| TASK INSTRUCTIONS |
Set the data down again so that every line matches exactly.

| MATERIAL SHOWN |

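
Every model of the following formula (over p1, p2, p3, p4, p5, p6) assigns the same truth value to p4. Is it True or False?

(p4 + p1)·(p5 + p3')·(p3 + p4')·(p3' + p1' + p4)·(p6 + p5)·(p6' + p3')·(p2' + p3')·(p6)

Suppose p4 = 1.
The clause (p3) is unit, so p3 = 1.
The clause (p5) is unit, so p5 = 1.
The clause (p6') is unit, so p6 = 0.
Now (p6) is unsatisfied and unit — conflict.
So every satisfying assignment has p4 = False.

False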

| ANSWER SPACE |
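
Every model of the following formula (over p1, p2, p3, p4, p5, p6) assigns the same truth value to p4. Is it True or False?

(p4 + p1)·(p5 + p3')·(p3 + p4')·(p3' + p1' + p4)·(p6 + p5)·(p6' + p3')·(p2' + p3')·(p6)

Suppose p4 = 1.
The clause (p3) is unit, so p3 = 1.
The clause (p5) is unit, so p5 = 1.
The clause (p6') is unit, so p6 = 0.
Now (p6) is unsatisfied and unit — conflict.
So every satisfying assignment has p4 = False.

False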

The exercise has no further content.